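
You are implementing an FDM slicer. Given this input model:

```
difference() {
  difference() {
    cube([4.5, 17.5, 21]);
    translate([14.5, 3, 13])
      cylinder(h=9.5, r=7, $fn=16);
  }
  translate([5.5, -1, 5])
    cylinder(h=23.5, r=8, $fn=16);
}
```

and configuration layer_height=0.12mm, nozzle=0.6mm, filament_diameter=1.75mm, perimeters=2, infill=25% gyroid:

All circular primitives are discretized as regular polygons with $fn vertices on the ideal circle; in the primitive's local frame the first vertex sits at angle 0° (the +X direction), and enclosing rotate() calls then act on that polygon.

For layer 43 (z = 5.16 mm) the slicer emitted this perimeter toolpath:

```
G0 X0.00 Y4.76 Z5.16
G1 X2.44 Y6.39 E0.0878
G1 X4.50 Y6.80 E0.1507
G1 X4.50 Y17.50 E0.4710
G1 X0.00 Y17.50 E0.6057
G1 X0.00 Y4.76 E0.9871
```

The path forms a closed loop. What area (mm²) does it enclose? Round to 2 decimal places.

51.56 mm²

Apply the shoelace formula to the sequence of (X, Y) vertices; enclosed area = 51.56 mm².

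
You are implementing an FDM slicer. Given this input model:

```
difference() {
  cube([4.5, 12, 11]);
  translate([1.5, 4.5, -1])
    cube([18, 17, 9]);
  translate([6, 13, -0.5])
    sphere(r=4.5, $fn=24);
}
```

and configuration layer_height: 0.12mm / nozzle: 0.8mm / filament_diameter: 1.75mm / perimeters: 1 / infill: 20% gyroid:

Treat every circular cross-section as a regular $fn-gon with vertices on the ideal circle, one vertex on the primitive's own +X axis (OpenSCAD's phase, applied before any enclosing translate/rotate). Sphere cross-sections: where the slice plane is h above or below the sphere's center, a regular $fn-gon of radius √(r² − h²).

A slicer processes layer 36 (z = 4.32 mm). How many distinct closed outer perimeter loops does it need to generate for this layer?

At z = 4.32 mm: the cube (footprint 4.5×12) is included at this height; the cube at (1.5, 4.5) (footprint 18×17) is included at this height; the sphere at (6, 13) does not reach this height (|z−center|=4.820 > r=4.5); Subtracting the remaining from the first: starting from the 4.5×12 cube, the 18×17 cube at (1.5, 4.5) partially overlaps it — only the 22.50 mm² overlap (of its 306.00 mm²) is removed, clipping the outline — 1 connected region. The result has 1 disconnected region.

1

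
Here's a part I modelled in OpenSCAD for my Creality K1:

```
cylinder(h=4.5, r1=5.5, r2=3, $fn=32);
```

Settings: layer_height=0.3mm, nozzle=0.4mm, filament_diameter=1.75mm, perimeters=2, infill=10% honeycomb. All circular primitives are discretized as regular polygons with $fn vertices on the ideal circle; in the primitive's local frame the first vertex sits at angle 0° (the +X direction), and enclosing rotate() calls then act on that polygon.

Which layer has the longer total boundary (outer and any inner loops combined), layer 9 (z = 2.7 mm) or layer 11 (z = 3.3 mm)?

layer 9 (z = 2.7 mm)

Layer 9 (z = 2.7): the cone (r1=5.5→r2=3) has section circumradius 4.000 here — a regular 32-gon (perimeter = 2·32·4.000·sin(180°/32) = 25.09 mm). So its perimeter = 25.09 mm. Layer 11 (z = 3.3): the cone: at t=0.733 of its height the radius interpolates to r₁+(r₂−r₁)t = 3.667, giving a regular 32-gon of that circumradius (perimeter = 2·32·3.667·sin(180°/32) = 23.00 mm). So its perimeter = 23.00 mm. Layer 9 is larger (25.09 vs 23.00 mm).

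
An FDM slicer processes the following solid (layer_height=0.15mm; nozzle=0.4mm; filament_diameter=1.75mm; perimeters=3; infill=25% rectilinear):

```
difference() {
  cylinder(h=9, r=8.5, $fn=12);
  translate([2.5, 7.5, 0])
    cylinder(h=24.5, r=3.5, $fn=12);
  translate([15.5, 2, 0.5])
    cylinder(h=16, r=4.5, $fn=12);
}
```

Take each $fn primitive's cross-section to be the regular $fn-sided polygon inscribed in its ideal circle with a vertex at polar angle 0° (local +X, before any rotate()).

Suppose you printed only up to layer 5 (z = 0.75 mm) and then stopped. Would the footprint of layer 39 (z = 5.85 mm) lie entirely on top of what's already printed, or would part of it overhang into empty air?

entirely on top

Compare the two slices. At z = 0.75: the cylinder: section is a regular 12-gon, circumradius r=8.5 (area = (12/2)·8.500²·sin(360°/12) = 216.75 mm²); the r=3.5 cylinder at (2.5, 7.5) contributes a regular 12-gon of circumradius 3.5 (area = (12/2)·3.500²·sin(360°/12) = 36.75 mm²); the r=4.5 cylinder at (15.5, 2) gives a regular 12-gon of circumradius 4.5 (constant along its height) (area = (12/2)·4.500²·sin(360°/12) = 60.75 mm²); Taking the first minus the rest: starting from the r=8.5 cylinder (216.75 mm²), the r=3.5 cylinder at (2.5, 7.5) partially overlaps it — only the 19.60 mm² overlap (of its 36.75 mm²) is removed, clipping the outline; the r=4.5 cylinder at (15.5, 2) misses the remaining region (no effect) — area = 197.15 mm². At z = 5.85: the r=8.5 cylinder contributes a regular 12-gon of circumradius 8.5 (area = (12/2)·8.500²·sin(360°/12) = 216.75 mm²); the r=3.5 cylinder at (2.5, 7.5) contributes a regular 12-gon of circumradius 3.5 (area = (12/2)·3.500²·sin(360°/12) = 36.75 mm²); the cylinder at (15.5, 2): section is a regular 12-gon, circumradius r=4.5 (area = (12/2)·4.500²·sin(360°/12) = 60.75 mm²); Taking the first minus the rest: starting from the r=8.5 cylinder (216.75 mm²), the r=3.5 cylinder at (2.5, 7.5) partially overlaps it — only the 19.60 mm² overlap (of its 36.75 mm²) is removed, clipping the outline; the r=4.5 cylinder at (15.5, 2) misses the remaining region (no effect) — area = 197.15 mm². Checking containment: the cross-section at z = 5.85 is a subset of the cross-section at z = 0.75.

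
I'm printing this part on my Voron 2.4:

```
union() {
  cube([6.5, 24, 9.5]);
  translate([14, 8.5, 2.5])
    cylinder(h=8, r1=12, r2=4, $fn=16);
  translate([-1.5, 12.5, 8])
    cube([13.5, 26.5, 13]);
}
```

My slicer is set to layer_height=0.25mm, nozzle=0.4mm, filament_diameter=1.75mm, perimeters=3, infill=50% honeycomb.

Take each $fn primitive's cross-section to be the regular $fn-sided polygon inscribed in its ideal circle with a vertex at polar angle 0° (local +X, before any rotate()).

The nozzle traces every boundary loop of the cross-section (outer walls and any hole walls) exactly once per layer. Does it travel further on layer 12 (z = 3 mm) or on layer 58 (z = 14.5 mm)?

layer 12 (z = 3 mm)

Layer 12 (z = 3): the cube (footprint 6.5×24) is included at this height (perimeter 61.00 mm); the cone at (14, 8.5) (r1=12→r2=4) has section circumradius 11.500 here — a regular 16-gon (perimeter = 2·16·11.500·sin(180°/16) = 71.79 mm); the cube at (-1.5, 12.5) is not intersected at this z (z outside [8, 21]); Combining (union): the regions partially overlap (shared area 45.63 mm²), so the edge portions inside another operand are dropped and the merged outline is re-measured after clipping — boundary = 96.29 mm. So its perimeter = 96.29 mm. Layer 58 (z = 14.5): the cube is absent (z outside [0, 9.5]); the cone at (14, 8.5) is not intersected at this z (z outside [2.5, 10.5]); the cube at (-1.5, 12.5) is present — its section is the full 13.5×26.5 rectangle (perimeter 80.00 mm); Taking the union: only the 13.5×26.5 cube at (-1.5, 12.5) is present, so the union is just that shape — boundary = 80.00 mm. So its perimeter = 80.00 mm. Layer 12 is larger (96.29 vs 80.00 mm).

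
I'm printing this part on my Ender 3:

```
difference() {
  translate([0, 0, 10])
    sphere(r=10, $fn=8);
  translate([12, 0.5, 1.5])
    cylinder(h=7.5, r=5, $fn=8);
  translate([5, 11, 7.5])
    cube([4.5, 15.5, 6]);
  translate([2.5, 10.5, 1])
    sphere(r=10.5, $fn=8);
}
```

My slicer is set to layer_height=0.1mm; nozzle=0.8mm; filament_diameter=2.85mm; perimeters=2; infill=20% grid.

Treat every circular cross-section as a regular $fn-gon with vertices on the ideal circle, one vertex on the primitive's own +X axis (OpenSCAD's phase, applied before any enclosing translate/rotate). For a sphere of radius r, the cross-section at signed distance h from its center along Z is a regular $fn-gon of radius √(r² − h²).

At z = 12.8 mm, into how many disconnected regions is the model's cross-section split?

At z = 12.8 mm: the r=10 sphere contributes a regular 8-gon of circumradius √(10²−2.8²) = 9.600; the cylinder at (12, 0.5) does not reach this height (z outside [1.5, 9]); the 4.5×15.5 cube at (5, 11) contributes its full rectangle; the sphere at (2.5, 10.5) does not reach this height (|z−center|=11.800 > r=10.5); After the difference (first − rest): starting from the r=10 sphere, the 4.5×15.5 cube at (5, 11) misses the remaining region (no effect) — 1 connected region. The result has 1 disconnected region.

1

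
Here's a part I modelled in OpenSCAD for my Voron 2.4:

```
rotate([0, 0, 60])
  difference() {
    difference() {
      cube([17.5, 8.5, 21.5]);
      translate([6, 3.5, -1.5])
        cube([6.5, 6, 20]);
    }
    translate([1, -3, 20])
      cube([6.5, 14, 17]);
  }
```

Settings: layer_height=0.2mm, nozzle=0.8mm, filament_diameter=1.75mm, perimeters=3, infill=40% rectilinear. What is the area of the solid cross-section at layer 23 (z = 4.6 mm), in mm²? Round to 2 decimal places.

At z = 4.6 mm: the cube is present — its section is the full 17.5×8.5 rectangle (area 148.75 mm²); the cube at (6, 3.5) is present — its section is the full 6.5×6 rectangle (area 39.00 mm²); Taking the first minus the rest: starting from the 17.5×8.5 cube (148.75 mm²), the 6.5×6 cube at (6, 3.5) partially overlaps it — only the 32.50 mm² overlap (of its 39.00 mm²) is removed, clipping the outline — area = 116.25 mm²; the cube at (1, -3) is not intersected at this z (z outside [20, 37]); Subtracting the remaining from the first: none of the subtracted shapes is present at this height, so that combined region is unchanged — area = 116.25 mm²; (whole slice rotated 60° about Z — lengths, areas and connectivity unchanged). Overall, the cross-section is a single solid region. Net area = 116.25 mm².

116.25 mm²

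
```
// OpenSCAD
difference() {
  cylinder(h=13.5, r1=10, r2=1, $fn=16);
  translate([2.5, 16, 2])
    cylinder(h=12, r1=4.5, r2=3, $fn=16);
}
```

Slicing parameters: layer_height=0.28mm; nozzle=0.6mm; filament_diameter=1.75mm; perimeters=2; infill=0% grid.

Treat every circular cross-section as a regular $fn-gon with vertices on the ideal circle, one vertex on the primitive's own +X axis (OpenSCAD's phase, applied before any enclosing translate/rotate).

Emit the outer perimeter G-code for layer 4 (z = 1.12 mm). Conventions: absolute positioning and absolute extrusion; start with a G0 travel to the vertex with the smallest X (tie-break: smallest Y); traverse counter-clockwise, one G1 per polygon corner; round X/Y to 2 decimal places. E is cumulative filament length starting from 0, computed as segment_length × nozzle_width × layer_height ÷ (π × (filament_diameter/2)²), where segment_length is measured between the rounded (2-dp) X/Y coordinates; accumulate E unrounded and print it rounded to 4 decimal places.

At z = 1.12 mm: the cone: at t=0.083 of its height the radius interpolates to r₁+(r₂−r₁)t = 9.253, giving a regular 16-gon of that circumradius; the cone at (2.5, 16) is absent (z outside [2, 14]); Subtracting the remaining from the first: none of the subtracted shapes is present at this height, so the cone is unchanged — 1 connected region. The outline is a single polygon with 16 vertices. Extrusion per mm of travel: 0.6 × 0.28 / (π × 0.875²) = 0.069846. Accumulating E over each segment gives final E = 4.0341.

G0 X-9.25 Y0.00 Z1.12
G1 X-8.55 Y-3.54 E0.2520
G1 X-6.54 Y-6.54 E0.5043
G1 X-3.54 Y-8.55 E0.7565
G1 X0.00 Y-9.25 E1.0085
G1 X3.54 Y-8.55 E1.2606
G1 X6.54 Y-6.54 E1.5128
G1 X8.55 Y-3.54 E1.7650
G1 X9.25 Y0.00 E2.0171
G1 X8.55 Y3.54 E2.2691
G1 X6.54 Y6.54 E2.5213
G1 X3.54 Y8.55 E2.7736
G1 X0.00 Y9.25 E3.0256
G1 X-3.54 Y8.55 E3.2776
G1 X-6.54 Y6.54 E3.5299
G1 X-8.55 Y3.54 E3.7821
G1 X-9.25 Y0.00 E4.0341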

- - - - - - -

Assignment: All lines with the string "sits" must be copied from the data.

Output for this exercise:
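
All circular primitives are discretized as regular polygons with $fn vertices on the ideal circle; in the primitive's local frame the first vertex sits at angle 0° (the +X direction), and enclosing rotate() calls then act on that polygon.
Settings: layer_height=0.3mm, nozzle=0.4mm, filament_diameter=1.75mm, perimeters=2, infill=10% honeycomb. All circular primitives are discretized as regular polygons with $fn vertices on the ideal circle; in the primitive's local frame the first vertex sits at angle 0° (the +X direction), and enclosing rotate() calls then act on that polygon.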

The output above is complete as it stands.